**Exercise goal:**
Pick each line that has "trace" out of the records.

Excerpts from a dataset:
= Beginning of Section =

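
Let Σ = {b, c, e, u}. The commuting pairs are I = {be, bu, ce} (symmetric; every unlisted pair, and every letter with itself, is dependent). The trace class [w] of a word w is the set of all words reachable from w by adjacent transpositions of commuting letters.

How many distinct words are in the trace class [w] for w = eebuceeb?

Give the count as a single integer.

28

drop 0:e onto floor
drop 1:e onto {0:e}
drop 2:b onto floor
drop 3:u onto {1:e}
drop 4:c onto {2:b, 3:u}
drop 5:e onto {3:u}
drop 6:e onto {5:e}
drop 7:b onto {4:c}
ground layer = {0:e, 2:b}
drop-orders for the pieces not yet dropped (sum over which currently-grounded one goes next):
  1 to go: {6} 1  {7} 1
  2 to go: {4,7} 1  {5,6} 1  {6,7} 2
  3 to go: {2,4,7} 1  {4,6,7} 3  {5,6,7} 3
  4 to go: {2,4,6,7} 4  {4,5,6,7} 6
  5 to go: {2,4,5,6,7} 10  {3,4,5,6,7} 6
  6 to go: {1,3,4,5,6,7} 6  {2,3,4,5,6,7} 16
  if 0:e drops first: 22 orders
  if 2:b drops first: 6 orders
heap linearizations: 28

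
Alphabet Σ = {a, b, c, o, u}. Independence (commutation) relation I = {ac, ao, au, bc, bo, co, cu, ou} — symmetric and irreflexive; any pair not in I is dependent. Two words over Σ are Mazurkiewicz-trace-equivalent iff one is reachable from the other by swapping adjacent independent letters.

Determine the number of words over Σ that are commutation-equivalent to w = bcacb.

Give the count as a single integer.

drop 0:b onto floor
drop 1:c onto floor
drop 2:a onto {0:b}
drop 3:c onto {1:c}
drop 4:b onto {2:a}
ground layer = {0:b, 1:c}
drop-orders for the pieces not yet dropped (sum over which currently-grounded one goes next):
  1 to go: {3} 1  {4} 1
  2 to go: {1,3} 1  {2,4} 1  {3,4} 2
  3 to go: {0,2,4} 1  {1,3,4} 3  {2,3,4} 3
  if 0:b drops first: 6 orders
  if 1:c drops first: 4 orders
heap linearizations: 10

10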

= End of Section =

**Answer box:**
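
Let Σ = {b, c, e, u}. The commuting pairs are I = {be, bu, ce} (symmetric; every unlisted pair, and every letter with itself, is dependent). The trace class [w] of a word w is the set of all words reachable from w by adjacent transpositions of commuting letters.
How many distinct words are in the trace class [w] for w = eebuceeb?
Alphabet Σ = {a, b, c, o, u}. Independence (commutation) relation I = {ac, ao, au, bc, bo, co, cu, ou} — symmetric and irreflexive; any pair not in I is dependent. Two words over Σ are Mazurkiewicz-trace-equivalent iff one is reachable from the other by swapping adjacent independent letters.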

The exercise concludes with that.